• ABOUT THIS TASK
Repeat the line that contains "Classify the finitely generated abelian group ⟨a, b, c | 20b+8c" exactly, along with each following line up to and including the last line of the entries.

• SOURCE MATERIAL
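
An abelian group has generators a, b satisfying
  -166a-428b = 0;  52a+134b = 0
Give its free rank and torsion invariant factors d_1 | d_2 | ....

Answer: M ≅ ℤ/2 ⊕ ℤ/6

Derivation:
rank_ℚ(R)=2; free=2−2=0
SNF(R) diag = [2, 6] → torsion [2, 6]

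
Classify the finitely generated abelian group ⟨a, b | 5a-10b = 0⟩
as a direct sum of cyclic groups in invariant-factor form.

Answer: M ≅ ℤ^1 ⊕ ℤ/5

Derivation:
rank_ℚ(R)=1; free=2−1=1
SNF(R) diag = [5] → torsion [5]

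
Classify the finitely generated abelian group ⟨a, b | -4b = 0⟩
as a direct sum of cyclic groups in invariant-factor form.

Answer: M ≅ ℤ^1 ⊕ ℤ/4

Derivation:
rank_ℚ(R)=1; free=2−1=1
SNF(R) diag = [4] → torsion [4]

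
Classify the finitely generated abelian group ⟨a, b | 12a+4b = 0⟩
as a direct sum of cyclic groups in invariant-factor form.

Answer: M ≅ ℤ^1 ⊕ ℤ/4

Derivation:
rank_ℚ(R)=1; free=2−1=1
SNF(R) diag = [4] → torsion [4]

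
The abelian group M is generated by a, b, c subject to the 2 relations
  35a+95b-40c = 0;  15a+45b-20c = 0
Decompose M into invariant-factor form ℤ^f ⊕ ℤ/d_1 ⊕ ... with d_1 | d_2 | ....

rank_ℚ(R)=2; free=3−2=1
SNF(R) diag = [5, 10] → torsion [5, 10]

Answer: M ≅ ℤ^1 ⊕ ℤ/5 ⊕ ℤ/10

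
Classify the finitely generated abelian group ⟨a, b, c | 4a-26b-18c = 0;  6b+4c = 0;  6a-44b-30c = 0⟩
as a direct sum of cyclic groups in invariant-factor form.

Answer: M ≅ ℤ/2 ⊕ ℤ/2 ⊕ ℤ/2

Derivation:
rank_ℚ(R)=3; free=3−3=0
SNF(R) diag = [2, 2, 2] → torsion [2, 2, 2]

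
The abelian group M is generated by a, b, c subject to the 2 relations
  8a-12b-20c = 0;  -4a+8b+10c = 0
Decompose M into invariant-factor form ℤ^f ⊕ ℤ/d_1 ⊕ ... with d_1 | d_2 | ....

Answer: M ≅ ℤ^1 ⊕ ℤ/2 ⊕ ℤ/4

Derivation:
rank_ℚ(R)=2; free=3−2=1
SNF(R) diag = [2, 4] → torsion [2, 4]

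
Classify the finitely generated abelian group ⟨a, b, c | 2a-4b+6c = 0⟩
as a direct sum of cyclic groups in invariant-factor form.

rank_ℚ(R)=1; free=3−1=2
SNF(R) diag = [2] → torsion [2]

Answer: M ≅ ℤ^2 ⊕ ℤ/2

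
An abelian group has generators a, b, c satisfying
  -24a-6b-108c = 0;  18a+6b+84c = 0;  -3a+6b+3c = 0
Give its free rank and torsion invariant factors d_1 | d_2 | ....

Answer: M ≅ ℤ/3 ⊕ ℤ/6 ⊕ ℤ/6

Derivation:
rank_ℚ(R)=3; free=3−3=0
SNF(R) diag = [3, 6, 6] → torsion [3, 6, 6]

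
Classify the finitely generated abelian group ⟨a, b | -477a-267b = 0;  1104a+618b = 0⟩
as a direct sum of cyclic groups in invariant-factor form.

rank_ℚ(R)=2; free=2−2=0
SNF(R) diag = [3, 6] → torsion [3, 6]

Answer: M ≅ ℤ/3 ⊕ ℤ/6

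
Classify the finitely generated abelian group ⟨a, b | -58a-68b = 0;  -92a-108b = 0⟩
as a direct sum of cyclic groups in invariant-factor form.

Answer: M ≅ ℤ/2 ⊕ ℤ/4

Derivation:
rank_ℚ(R)=2; free=2−2=0
SNF(R) diag = [2, 4] → torsion [2, 4]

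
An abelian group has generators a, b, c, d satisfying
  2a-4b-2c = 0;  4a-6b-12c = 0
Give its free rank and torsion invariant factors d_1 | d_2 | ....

Answer: M ≅ ℤ^2 ⊕ ℤ/2 ⊕ ℤ/2

Derivation:
rank_ℚ(R)=2; free=4−2=2
SNF(R) diag = [2, 2] → torsion [2, 2]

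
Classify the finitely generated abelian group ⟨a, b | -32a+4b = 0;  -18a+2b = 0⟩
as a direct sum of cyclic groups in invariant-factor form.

Answer: M ≅ ℤ/2 ⊕ ℤ/4

Derivation:
rank_ℚ(R)=2; free=2−2=0
SNF(R) diag = [2, 4] → torsion [2, 4]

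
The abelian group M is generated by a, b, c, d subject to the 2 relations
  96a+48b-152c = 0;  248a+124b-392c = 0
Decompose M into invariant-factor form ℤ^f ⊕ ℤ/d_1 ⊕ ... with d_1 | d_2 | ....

Answer: M ≅ ℤ^2 ⊕ ℤ/4 ⊕ ℤ/8

Derivation:
rank_ℚ(R)=2; free=4−2=2
SNF(R) diag = [4, 8] → torsion [4, 8]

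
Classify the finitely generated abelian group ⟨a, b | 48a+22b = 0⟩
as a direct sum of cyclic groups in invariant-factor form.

Answer: M ≅ ℤ^1 ⊕ ℤ/2

Derivation:
rank_ℚ(R)=1; free=2−1=1
SNF(R) diag = [2] → torsion [2]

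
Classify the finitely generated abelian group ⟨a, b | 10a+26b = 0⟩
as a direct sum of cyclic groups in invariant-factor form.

rank_ℚ(R)=1; free=2−1=1
SNF(R) diag = [2] → torsion [2]

Answer: M ≅ ℤ^1 ⊕ ℤ/2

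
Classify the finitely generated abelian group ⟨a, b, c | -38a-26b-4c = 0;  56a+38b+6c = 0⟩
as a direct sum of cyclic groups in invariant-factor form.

rank_ℚ(R)=2; free=3−2=1
SNF(R) diag = [2, 2] → torsion [2, 2]

Answer: M ≅ ℤ^1 ⊕ ℤ/2 ⊕ ℤ/2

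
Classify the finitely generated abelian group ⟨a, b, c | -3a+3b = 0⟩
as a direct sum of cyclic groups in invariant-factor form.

rank_ℚ(R)=1; free=3−1=2
SNF(R) diag = [3] → torsion [3]

Answer: M ≅ ℤ^2 ⊕ ℤ/3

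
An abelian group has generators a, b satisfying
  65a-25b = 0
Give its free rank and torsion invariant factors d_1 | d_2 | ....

Answer: M ≅ ℤ^1 ⊕ ℤ/5

Derivation:
rank_ℚ(R)=1; free=2−1=1
SNF(R) diag = [5] → torsion [5]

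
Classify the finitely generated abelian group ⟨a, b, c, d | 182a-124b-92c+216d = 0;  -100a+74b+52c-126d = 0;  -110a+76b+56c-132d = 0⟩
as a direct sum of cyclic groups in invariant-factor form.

rank_ℚ(R)=3; free=4−3=1
SNF(R) diag = [2, 6, 12] → torsion [2, 6, 12]

Answer: M ≅ ℤ^1 ⊕ ℤ/2 ⊕ ℤ/6 ⊕ ℤ/12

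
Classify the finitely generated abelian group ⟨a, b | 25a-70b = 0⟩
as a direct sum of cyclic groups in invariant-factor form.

Answer: M ≅ ℤ^1 ⊕ ℤ/5

Derivation:
rank_ℚ(R)=1; free=2−1=1
SNF(R) diag = [5] → torsion [5]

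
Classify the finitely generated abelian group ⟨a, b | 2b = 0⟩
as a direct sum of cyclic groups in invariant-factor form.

rank_ℚ(R)=1; free=2−1=1
SNF(R) diag = [2] → torsion [2]

Answer: M ≅ ℤ^1 ⊕ ℤ/2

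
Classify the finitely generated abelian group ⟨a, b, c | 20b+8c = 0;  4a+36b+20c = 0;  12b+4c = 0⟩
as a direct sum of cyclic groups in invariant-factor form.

rank_ℚ(R)=3; free=3−3=0
SNF(R) diag = [4, 4, 4] → torsion [4, 4, 4]

Answer: M ≅ ℤ/4 ⊕ ℤ/4 ⊕ ℤ/4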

• FINISHED TASK
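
Classify the finitely generated abelian group ⟨a, b, c | 20b+8c = 0;  4a+36b+20c = 0;  12b+4c = 0⟩
as a direct sum of cyclic groups in invariant-factor form.

rank_ℚ(R)=3; free=3−3=0
SNF(R) diag = [4, 4, 4] → torsion [4, 4, 4]

Answer: M ≅ ℤ/4 ⊕ ℤ/4 ⊕ ℤ/4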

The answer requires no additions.